START Data to process

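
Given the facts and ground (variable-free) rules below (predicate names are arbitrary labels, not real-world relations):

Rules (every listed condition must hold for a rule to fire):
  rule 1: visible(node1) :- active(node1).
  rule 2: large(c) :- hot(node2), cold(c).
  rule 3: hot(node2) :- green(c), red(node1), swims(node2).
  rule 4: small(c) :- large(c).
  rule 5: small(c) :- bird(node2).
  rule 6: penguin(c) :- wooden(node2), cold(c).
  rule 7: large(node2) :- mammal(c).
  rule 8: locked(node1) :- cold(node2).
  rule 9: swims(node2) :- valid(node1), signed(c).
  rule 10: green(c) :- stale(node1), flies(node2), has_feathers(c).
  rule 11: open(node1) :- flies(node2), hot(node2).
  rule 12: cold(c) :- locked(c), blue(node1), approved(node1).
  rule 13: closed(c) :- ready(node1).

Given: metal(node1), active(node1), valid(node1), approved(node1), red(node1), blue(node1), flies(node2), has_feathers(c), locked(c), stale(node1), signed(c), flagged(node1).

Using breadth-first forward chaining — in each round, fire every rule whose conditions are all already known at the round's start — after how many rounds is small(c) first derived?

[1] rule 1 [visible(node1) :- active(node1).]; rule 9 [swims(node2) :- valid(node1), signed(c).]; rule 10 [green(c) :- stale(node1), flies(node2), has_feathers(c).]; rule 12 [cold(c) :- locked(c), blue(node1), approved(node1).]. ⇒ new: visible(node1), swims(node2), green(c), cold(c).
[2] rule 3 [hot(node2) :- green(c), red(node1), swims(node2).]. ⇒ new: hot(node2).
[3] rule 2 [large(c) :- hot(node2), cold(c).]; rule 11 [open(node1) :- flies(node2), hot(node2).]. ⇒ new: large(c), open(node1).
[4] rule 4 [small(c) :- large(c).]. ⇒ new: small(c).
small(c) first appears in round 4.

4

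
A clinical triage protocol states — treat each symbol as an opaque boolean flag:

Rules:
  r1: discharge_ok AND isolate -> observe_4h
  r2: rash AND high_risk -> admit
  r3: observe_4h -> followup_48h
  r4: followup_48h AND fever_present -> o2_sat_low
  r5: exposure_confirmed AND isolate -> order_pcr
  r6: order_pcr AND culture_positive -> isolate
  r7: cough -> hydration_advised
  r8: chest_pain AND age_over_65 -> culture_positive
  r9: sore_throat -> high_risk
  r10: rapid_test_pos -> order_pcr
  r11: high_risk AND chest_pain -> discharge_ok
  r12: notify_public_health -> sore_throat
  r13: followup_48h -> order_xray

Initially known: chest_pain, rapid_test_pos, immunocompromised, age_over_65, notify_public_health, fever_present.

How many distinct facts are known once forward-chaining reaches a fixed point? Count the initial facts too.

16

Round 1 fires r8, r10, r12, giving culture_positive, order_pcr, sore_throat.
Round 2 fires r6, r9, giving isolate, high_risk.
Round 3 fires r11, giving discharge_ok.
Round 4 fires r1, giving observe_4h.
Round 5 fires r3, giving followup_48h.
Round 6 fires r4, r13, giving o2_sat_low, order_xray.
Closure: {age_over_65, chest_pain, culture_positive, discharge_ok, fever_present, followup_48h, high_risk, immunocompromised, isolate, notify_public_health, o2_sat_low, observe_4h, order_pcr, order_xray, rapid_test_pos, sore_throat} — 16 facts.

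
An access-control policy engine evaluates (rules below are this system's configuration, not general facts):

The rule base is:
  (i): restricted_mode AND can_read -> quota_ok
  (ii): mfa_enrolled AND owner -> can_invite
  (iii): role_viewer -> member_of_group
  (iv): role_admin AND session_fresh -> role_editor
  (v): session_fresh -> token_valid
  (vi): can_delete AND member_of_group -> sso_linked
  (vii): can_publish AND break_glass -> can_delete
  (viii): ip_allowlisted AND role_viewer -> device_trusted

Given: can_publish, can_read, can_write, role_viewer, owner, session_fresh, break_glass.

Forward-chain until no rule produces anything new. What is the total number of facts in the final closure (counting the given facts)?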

END Data to process

(Exercise directions) Reproduce, exactly and without additions, the run of lines from the start of the listing above to the line bearing "r4: followup_48h AND", inclusive.

(Problem solution)
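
Given the facts and ground (variable-free) rules below (predicate names are arbitrary labels, not real-world relations):

Rules (every listed condition must hold for a rule to fire):
  rule 1: visible(node1) :- active(node1).
  rule 2: large(c) :- hot(node2), cold(c).
  rule 3: hot(node2) :- green(c), red(node1), swims(node2).
  rule 4: small(c) :- large(c).
  rule 5: small(c) :- bird(node2).
  rule 6: penguin(c) :- wooden(node2), cold(c).
  rule 7: large(node2) :- mammal(c).
  rule 8: locked(node1) :- cold(node2).
  rule 9: swims(node2) :- valid(node1), signed(c).
  rule 10: green(c) :- stale(node1), flies(node2), has_feathers(c).
  rule 11: open(node1) :- flies(node2), hot(node2).
  rule 12: cold(c) :- locked(c), blue(node1), approved(node1).
  rule 13: closed(c) :- ready(node1).

Given: metal(node1), active(node1), valid(node1), approved(node1), red(node1), blue(node1), flies(node2), has_feathers(c), locked(c), stale(node1), signed(c), flagged(node1).

Using breadth-first forward chaining — in each round, fire every rule whose conditions are all already known at the round's start — after how many rounds is small(c) first derived?

[1] rule 1 [visible(node1) :- active(node1).]; rule 9 [swims(node2) :- valid(node1), signed(c).]; rule 10 [green(c) :- stale(node1), flies(node2), has_feathers(c).]; rule 12 [cold(c) :- locked(c), blue(node1), approved(node1).]. ⇒ new: visible(node1), swims(node2), green(c), cold(c).
[2] rule 3 [hot(node2) :- green(c), red(node1), swims(node2).]. ⇒ new: hot(node2).
[3] rule 2 [large(c) :- hot(node2), cold(c).]; rule 11 [open(node1) :- flies(node2), hot(node2).]. ⇒ new: large(c), open(node1).
[4] rule 4 [small(c) :- large(c).]. ⇒ new: small(c).
small(c) first appears in round 4.

4

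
A clinical triage protocol states — treat each symbol as an opaque boolean flag:

Rules:
  r1: discharge_ok AND isolate -> observe_4h
  r2: rash AND high_risk -> admit
  r3: observe_4h -> followup_48h
  r4: followup_48h AND fever_present -> o2_sat_low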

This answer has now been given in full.